**What you have to do:**
In the listing below, the answer starts at the line that has "In an epicyclic reducer the central sun gear has 39" and stops after the line that has "has 20 teeth"; please repeat that part exactly and nothing more.

**Material provided:**
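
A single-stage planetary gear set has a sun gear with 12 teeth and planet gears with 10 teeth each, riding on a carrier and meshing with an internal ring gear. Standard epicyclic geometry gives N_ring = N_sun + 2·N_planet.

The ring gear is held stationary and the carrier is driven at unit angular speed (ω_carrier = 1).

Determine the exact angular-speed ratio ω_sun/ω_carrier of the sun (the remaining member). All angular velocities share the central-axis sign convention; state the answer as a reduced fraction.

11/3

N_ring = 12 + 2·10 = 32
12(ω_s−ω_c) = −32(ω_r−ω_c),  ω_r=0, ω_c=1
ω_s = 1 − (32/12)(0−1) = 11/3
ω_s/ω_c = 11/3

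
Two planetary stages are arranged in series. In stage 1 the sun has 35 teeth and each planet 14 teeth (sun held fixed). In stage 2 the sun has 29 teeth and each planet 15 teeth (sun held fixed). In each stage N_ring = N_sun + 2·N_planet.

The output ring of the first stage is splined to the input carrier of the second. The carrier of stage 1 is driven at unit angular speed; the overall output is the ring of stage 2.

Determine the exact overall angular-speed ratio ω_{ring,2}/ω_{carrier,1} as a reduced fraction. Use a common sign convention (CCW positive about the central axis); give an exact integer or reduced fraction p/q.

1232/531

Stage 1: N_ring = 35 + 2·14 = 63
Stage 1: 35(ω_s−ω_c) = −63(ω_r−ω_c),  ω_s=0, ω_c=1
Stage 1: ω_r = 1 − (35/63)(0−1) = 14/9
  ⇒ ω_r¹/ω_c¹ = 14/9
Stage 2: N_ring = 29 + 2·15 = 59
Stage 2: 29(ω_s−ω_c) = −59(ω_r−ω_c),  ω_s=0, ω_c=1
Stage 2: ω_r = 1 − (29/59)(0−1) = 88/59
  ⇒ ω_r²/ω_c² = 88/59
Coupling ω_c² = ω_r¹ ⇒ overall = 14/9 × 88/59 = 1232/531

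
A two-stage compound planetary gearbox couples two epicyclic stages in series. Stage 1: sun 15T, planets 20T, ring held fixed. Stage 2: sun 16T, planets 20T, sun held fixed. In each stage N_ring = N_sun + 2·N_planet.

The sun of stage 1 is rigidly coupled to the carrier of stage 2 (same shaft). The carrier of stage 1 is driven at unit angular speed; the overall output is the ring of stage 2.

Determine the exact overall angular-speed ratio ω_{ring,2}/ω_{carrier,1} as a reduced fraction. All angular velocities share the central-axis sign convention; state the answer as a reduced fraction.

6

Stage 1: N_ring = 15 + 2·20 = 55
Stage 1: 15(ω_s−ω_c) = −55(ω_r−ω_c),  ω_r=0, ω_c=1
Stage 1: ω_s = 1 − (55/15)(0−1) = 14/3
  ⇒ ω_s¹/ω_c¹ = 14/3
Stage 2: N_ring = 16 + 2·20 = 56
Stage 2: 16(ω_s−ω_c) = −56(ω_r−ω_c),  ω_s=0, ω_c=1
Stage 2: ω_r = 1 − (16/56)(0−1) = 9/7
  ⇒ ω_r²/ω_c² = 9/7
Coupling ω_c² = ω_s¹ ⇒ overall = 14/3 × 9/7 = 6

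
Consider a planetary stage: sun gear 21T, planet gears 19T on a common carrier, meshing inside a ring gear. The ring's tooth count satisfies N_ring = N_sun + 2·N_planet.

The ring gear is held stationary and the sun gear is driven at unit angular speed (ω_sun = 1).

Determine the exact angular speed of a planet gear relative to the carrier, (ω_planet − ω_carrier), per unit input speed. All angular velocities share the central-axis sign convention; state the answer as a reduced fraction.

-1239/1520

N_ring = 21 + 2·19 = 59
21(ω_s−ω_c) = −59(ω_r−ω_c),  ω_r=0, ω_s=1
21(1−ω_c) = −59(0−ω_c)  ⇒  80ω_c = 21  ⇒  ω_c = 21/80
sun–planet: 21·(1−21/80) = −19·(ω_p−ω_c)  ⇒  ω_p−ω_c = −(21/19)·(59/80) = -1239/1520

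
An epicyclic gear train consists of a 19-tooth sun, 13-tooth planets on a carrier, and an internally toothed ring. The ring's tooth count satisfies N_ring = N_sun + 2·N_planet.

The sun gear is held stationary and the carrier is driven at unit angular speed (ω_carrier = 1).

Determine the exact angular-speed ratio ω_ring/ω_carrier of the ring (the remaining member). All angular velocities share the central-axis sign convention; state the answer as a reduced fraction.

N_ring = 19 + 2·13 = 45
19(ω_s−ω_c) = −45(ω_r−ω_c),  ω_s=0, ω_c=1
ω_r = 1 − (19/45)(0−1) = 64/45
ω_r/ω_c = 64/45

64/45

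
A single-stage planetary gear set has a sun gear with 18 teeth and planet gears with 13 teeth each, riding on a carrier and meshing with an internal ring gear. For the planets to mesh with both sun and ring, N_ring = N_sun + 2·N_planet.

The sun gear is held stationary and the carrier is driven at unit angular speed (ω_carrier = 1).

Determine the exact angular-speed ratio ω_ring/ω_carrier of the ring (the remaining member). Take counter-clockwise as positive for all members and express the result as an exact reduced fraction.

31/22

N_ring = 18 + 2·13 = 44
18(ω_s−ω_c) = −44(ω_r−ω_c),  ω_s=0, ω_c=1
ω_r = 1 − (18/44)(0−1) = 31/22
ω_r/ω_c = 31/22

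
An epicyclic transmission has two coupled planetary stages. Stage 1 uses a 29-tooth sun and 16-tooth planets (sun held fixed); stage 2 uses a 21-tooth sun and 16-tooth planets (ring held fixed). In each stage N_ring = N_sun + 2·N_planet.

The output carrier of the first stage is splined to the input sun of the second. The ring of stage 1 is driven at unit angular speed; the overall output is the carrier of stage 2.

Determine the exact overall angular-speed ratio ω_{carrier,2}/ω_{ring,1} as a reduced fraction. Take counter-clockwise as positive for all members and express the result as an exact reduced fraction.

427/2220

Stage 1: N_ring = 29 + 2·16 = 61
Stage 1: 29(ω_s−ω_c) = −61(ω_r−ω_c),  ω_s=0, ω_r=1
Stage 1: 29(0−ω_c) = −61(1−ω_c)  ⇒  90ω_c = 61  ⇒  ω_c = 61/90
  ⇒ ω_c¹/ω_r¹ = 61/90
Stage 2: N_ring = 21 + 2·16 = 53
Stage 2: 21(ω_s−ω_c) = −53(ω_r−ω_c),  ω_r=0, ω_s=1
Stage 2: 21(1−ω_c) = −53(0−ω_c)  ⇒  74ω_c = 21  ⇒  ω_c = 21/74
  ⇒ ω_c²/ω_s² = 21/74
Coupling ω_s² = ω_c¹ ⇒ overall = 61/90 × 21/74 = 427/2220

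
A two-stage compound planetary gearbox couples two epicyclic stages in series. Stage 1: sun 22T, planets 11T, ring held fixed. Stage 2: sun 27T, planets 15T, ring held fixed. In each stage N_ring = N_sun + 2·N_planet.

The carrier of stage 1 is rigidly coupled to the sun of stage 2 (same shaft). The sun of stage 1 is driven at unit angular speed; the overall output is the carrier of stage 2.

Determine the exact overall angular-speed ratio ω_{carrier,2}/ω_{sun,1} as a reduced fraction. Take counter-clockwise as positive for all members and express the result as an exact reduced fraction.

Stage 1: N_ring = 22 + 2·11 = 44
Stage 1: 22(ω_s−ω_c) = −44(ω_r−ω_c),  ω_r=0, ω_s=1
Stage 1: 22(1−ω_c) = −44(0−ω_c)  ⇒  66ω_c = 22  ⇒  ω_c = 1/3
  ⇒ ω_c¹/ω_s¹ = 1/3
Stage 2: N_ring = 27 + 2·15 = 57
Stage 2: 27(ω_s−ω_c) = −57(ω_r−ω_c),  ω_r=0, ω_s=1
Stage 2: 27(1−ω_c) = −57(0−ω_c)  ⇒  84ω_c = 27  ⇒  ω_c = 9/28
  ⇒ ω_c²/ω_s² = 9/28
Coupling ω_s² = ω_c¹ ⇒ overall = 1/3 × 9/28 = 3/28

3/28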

--

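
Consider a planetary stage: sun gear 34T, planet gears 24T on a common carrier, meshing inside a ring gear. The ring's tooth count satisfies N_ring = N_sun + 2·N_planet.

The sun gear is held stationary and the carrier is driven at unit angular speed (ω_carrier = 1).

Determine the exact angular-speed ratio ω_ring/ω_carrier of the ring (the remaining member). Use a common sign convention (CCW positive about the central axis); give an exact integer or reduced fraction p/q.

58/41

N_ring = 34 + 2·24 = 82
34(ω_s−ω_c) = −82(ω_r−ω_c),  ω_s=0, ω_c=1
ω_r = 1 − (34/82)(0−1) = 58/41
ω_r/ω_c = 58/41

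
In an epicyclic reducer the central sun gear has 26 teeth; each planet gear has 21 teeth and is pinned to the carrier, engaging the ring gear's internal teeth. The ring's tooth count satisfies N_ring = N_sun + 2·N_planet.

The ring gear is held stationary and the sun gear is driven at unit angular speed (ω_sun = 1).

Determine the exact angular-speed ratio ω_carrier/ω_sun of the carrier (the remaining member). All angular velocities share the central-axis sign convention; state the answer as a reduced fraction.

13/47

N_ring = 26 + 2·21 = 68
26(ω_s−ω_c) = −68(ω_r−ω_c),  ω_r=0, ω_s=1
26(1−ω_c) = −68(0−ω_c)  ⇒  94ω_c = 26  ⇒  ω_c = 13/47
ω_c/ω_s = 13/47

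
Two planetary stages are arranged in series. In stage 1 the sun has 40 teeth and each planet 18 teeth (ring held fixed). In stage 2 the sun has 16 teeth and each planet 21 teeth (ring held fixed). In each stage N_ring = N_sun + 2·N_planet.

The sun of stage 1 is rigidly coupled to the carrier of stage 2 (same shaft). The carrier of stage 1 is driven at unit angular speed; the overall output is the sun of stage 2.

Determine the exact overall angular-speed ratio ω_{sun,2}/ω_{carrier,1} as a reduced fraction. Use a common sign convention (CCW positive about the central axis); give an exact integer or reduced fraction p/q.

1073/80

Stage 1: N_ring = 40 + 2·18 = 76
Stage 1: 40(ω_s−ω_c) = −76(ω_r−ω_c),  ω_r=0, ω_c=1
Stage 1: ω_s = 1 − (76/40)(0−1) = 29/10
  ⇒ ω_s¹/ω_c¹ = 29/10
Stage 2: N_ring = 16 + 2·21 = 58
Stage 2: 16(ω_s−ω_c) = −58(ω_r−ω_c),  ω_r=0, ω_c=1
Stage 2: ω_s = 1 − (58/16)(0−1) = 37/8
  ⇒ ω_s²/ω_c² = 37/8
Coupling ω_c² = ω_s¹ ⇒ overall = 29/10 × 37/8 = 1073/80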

---

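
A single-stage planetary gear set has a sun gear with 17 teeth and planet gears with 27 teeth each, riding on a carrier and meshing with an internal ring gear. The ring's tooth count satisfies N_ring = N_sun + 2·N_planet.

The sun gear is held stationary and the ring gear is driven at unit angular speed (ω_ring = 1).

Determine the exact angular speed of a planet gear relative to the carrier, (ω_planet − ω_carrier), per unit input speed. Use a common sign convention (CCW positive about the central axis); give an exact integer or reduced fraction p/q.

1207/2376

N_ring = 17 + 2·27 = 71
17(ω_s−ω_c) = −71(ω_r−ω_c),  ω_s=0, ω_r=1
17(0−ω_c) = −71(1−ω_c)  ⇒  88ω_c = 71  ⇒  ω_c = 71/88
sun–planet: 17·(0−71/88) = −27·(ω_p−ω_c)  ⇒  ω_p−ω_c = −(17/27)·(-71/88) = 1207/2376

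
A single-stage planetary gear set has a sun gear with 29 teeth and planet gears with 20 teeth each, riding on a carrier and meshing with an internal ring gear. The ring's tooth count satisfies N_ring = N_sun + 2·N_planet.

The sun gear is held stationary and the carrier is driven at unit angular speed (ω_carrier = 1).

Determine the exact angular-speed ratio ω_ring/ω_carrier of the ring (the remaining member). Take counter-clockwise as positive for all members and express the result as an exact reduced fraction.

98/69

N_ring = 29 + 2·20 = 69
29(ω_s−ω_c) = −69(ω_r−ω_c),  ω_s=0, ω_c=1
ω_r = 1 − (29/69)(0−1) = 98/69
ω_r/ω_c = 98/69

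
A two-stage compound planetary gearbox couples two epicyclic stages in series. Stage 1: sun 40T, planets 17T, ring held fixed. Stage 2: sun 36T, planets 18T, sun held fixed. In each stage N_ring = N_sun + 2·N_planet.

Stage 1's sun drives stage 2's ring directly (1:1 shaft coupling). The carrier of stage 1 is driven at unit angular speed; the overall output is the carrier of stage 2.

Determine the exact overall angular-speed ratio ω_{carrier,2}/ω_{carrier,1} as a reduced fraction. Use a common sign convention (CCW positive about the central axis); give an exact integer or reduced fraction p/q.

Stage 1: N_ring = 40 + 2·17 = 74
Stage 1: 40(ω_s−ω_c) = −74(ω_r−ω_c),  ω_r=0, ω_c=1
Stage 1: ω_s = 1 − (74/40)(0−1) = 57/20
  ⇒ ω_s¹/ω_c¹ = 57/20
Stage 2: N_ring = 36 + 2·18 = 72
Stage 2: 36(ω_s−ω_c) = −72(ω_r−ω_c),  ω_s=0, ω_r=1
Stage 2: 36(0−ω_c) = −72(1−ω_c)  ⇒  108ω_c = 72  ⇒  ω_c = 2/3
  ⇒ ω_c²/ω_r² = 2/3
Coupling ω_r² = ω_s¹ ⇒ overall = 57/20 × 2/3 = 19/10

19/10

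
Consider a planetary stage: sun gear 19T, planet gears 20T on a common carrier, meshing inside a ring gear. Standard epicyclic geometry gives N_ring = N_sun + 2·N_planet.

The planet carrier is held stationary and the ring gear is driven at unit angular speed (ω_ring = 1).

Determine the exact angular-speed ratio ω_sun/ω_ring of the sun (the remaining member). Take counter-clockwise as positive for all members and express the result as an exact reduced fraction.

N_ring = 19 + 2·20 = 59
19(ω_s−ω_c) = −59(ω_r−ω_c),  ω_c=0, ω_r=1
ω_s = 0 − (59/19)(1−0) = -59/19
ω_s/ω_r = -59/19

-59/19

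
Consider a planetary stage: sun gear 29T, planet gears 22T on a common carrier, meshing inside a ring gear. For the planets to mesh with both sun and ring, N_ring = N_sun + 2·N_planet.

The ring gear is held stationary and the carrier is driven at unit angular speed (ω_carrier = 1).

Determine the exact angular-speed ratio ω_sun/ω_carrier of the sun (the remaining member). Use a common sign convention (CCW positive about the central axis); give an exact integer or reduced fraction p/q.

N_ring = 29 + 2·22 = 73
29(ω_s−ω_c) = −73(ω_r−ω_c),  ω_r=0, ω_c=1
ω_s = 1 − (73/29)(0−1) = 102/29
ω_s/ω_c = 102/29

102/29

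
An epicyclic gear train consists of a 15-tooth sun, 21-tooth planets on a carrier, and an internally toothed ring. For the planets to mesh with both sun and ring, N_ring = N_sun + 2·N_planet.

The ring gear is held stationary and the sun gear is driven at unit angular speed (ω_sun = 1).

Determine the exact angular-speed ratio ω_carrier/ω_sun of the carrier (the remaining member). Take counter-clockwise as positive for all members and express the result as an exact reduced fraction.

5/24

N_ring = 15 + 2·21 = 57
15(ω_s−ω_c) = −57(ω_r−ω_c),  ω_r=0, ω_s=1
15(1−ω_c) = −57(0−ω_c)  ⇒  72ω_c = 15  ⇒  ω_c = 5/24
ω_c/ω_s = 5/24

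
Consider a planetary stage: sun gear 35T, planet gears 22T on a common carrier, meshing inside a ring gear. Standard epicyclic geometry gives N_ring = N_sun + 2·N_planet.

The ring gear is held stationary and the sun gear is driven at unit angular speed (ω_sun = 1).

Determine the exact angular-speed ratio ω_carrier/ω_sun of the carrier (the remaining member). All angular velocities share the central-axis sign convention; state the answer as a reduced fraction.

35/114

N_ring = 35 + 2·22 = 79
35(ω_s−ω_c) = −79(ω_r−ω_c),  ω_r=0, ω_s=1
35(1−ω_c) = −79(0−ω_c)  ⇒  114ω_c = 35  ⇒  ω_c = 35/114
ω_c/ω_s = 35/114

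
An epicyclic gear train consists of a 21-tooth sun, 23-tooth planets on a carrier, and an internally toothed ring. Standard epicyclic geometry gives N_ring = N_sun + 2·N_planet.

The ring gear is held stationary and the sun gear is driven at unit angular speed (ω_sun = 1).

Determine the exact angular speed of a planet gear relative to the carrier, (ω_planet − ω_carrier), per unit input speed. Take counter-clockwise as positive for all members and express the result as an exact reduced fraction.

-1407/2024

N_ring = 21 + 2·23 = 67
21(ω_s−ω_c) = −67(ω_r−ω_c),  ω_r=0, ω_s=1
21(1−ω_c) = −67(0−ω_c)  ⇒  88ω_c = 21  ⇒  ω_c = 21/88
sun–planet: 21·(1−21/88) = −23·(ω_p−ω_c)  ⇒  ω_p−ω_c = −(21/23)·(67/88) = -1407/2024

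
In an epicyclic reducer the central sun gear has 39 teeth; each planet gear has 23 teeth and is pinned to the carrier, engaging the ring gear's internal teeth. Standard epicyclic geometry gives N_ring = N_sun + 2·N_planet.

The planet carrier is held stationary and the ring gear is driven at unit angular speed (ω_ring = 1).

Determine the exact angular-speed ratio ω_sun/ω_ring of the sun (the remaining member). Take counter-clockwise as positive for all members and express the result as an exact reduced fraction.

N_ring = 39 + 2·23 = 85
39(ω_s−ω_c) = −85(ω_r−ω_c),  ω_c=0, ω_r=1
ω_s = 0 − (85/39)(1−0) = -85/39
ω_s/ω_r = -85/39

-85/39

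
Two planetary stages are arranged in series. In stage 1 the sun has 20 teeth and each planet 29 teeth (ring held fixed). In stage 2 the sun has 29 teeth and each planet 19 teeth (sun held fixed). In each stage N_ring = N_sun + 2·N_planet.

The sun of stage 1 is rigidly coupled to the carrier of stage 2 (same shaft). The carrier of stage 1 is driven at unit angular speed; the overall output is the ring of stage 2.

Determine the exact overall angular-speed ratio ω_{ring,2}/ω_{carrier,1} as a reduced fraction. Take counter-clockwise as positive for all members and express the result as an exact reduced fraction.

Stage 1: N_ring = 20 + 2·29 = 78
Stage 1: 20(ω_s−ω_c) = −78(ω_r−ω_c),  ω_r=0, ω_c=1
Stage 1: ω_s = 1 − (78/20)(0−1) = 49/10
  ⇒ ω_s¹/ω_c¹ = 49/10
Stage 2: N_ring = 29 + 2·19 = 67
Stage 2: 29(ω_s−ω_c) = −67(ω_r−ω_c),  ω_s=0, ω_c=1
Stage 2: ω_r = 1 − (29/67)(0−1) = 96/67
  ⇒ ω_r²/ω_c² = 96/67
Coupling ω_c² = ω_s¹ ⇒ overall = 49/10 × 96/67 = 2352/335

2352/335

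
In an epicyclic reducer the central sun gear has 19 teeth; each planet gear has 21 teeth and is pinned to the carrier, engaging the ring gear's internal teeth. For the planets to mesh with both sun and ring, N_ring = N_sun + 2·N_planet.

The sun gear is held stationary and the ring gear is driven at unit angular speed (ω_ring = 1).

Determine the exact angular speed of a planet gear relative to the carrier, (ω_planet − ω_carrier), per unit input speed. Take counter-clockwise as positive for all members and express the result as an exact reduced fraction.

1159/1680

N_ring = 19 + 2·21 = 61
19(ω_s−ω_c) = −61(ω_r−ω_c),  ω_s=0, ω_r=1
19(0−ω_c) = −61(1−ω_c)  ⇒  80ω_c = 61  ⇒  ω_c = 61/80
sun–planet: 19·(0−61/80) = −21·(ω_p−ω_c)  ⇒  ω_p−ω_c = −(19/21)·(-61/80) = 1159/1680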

**Finished task:**
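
In an epicyclic reducer the central sun gear has 39 teeth; each planet gear has 23 teeth and is pinned to the carrier, engaging the ring gear's internal teeth. Standard epicyclic geometry gives N_ring = N_sun + 2·N_planet.

The planet carrier is held stationary and the ring gear is driven at unit angular speed (ω_ring = 1).

Determine the exact angular-speed ratio ω_sun/ω_ring of the sun (the remaining member). Take counter-clockwise as positive for all members and express the result as an exact reduced fraction.

N_ring = 39 + 2·23 = 85
39(ω_s−ω_c) = −85(ω_r−ω_c),  ω_c=0, ω_r=1
ω_s = 0 − (85/39)(1−0) = -85/39
ω_s/ω_r = -85/39

-85/39

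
Two planetary stages are arranged in series. In stage 1 the sun has 20 teeth and each planet 29 teeth (ring held fixed). In stage 2 the sun has 29 teeth and each planet 19 teeth (sun held fixed). In each stage N_ring = N_sun + 2·N_planet.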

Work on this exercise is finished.